→ DATA LISTING:
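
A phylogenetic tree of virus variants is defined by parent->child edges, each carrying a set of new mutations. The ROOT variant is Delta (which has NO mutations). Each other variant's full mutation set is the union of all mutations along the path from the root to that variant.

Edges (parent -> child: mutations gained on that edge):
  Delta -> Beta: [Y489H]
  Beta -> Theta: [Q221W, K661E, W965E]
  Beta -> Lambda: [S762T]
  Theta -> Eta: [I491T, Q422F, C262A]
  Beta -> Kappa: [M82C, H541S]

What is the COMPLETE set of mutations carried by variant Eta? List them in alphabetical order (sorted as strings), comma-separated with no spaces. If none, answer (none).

At Delta: gained [] -> total []
At Beta: gained ['Y489H'] -> total ['Y489H']
At Theta: gained ['Q221W', 'K661E', 'W965E'] -> total ['K661E', 'Q221W', 'W965E', 'Y489H']
At Eta: gained ['I491T', 'Q422F', 'C262A'] -> total ['C262A', 'I491T', 'K661E', 'Q221W', 'Q422F', 'W965E', 'Y489H']

Answer: C262A,I491T,K661E,Q221W,Q422F,W965E,Y489H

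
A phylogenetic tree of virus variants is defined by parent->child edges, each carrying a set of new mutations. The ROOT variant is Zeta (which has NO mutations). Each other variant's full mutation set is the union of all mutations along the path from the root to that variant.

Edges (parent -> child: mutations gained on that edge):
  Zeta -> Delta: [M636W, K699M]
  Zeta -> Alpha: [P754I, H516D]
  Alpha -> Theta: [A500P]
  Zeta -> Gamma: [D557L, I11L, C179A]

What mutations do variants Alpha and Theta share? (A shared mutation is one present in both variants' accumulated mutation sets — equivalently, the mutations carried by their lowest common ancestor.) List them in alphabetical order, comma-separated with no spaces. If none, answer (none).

Answer: H516D,P754I

Derivation:
Accumulating mutations along path to Alpha:
  At Zeta: gained [] -> total []
  At Alpha: gained ['P754I', 'H516D'] -> total ['H516D', 'P754I']
Mutations(Alpha) = ['H516D', 'P754I']
Accumulating mutations along path to Theta:
  At Zeta: gained [] -> total []
  At Alpha: gained ['P754I', 'H516D'] -> total ['H516D', 'P754I']
  At Theta: gained ['A500P'] -> total ['A500P', 'H516D', 'P754I']
Mutations(Theta) = ['A500P', 'H516D', 'P754I']
Intersection: ['H516D', 'P754I'] ∩ ['A500P', 'H516D', 'P754I'] = ['H516D', 'P754I']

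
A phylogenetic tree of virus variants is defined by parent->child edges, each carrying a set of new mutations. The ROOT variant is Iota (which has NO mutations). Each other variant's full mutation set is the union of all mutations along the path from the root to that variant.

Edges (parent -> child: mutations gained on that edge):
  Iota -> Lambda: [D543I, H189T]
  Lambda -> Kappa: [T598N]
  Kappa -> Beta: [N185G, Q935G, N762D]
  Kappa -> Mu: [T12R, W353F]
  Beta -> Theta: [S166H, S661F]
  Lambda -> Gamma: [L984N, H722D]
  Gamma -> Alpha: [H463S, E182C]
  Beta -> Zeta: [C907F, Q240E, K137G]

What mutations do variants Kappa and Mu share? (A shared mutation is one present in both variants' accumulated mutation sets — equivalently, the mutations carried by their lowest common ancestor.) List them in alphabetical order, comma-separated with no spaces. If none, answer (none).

Accumulating mutations along path to Kappa:
  At Iota: gained [] -> total []
  At Lambda: gained ['D543I', 'H189T'] -> total ['D543I', 'H189T']
  At Kappa: gained ['T598N'] -> total ['D543I', 'H189T', 'T598N']
Mutations(Kappa) = ['D543I', 'H189T', 'T598N']
Accumulating mutations along path to Mu:
  At Iota: gained [] -> total []
  At Lambda: gained ['D543I', 'H189T'] -> total ['D543I', 'H189T']
  At Kappa: gained ['T598N'] -> total ['D543I', 'H189T', 'T598N']
  At Mu: gained ['T12R', 'W353F'] -> total ['D543I', 'H189T', 'T12R', 'T598N', 'W353F']
Mutations(Mu) = ['D543I', 'H189T', 'T12R', 'T598N', 'W353F']
Intersection: ['D543I', 'H189T', 'T598N'] ∩ ['D543I', 'H189T', 'T12R', 'T598N', 'W353F'] = ['D543I', 'H189T', 'T598N']

Answer: D543I,H189T,T598N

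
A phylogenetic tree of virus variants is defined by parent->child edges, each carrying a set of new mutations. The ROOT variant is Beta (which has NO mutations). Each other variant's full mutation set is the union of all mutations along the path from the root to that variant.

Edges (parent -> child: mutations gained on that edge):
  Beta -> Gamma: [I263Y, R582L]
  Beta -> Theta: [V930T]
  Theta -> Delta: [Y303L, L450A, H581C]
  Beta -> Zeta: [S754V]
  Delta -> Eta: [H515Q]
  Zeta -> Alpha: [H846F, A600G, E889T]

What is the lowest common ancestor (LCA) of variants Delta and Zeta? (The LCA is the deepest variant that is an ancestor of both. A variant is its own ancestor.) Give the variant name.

Answer: Beta

Derivation:
Path from root to Delta: Beta -> Theta -> Delta
  ancestors of Delta: {Beta, Theta, Delta}
Path from root to Zeta: Beta -> Zeta
  ancestors of Zeta: {Beta, Zeta}
Common ancestors: {Beta}
Walk up from Zeta: Zeta (not in ancestors of Delta), Beta (in ancestors of Delta)
Deepest common ancestor (LCA) = Beta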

→ REQUIRED WORK: The full listing, retyped exactly, is the expected answer.

→ RESPONSE TO THIS EXERCISE:
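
A phylogenetic tree of virus variants is defined by parent->child edges, each carrying a set of new mutations. The ROOT variant is Delta (which has NO mutations). Each other variant's full mutation set is the union of all mutations along the path from the root to that variant.

Edges (parent -> child: mutations gained on that edge):
  Delta -> Beta: [Y489H]
  Beta -> Theta: [Q221W, K661E, W965E]
  Beta -> Lambda: [S762T]
  Theta -> Eta: [I491T, Q422F, C262A]
  Beta -> Kappa: [M82C, H541S]

What is the COMPLETE set of mutations carried by variant Eta? List them in alphabetical order (sorted as strings), comma-separated with no spaces. If none, answer (none).

At Delta: gained [] -> total []
At Beta: gained ['Y489H'] -> total ['Y489H']
At Theta: gained ['Q221W', 'K661E', 'W965E'] -> total ['K661E', 'Q221W', 'W965E', 'Y489H']
At Eta: gained ['I491T', 'Q422F', 'C262A'] -> total ['C262A', 'I491T', 'K661E', 'Q221W', 'Q422F', 'W965E', 'Y489H']

Answer: C262A,I491T,K661E,Q221W,Q422F,W965E,Y489H

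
A phylogenetic tree of virus variants is defined by parent->child edges, each carrying a set of new mutations. The ROOT variant is Zeta (which has NO mutations). Each other variant's full mutation set is the union of all mutations along the path from the root to that variant.

Edges (parent -> child: mutations gained on that edge):
  Zeta -> Delta: [M636W, K699M]
  Zeta -> Alpha: [P754I, H516D]
  Alpha -> Theta: [A500P]
  Zeta -> Gamma: [D557L, I11L, C179A]

What mutations do variants Alpha and Theta share? (A shared mutation is one present in both variants' accumulated mutation sets — equivalently, the mutations carried by their lowest common ancestor.) List them in alphabetical order, comma-separated with no spaces. If none, answer (none).

Answer: H516D,P754I

Derivation:
Accumulating mutations along path to Alpha:
  At Zeta: gained [] -> total []
  At Alpha: gained ['P754I', 'H516D'] -> total ['H516D', 'P754I']
Mutations(Alpha) = ['H516D', 'P754I']
Accumulating mutations along path to Theta:
  At Zeta: gained [] -> total []
  At Alpha: gained ['P754I', 'H516D'] -> total ['H516D', 'P754I']
  At Theta: gained ['A500P'] -> total ['A500P', 'H516D', 'P754I']
Mutations(Theta) = ['A500P', 'H516D', 'P754I']
Intersection: ['H516D', 'P754I'] ∩ ['A500P', 'H516D', 'P754I'] = ['H516D', 'P754I']

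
A phylogenetic tree of virus variants is defined by parent->child edges, each carrying a set of new mutations. The ROOT variant is Iota (which has NO mutations). Each other variant's full mutation set is the union of all mutations along the path from the root to that variant.

Edges (parent -> child: mutations gained on that edge):
  Iota -> Lambda: [D543I, H189T]
  Lambda -> Kappa: [T598N]
  Kappa -> Beta: [N185G, Q935G, N762D]
  Kappa -> Mu: [T12R, W353F]
  Beta -> Theta: [S166H, S661F]
  Lambda -> Gamma: [L984N, H722D]
  Gamma -> Alpha: [H463S, E182C]
  Beta -> Zeta: [C907F, Q240E, K137G]

What mutations do variants Kappa and Mu share? (A shared mutation is one present in both variants' accumulated mutation sets — equivalently, the mutations carried by their lowest common ancestor.) List them in alphabetical order, comma-separated with no spaces. If none, answer (none).

Accumulating mutations along path to Kappa:
  At Iota: gained [] -> total []
  At Lambda: gained ['D543I', 'H189T'] -> total ['D543I', 'H189T']
  At Kappa: gained ['T598N'] -> total ['D543I', 'H189T', 'T598N']
Mutations(Kappa) = ['D543I', 'H189T', 'T598N']
Accumulating mutations along path to Mu:
  At Iota: gained [] -> total []
  At Lambda: gained ['D543I', 'H189T'] -> total ['D543I', 'H189T']
  At Kappa: gained ['T598N'] -> total ['D543I', 'H189T', 'T598N']
  At Mu: gained ['T12R', 'W353F'] -> total ['D543I', 'H189T', 'T12R', 'T598N', 'W353F']
Mutations(Mu) = ['D543I', 'H189T', 'T12R', 'T598N', 'W353F']
Intersection: ['D543I', 'H189T', 'T598N'] ∩ ['D543I', 'H189T', 'T12R', 'T598N', 'W353F'] = ['D543I', 'H189T', 'T598N']

Answer: D543I,H189T,T598N

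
A phylogenetic tree of virus variants is defined by parent->child edges, each carrying a set of new mutations. The ROOT variant is Beta (which has NO mutations). Each other variant's full mutation set is the union of all mutations along the path from the root to that variant.

Edges (parent -> child: mutations gained on that edge):
  Beta -> Gamma: [I263Y, R582L]
  Beta -> Theta: [V930T]
  Theta -> Delta: [Y303L, L450A, H581C]
  Beta -> Zeta: [S754V]
  Delta -> Eta: [H515Q]
  Zeta -> Alpha: [H846F, A600G, E889T]

What is the lowest common ancestor (LCA) of variants Delta and Zeta? (The LCA is the deepest variant that is an ancestor of both. A variant is its own ancestor.) Give the variant name.

Answer: Beta

Derivation:
Path from root to Delta: Beta -> Theta -> Delta
  ancestors of Delta: {Beta, Theta, Delta}
Path from root to Zeta: Beta -> Zeta
  ancestors of Zeta: {Beta, Zeta}
Common ancestors: {Beta}
Walk up from Zeta: Zeta (not in ancestors of Delta), Beta (in ancestors of Delta)
Deepest common ancestor (LCA) = Beta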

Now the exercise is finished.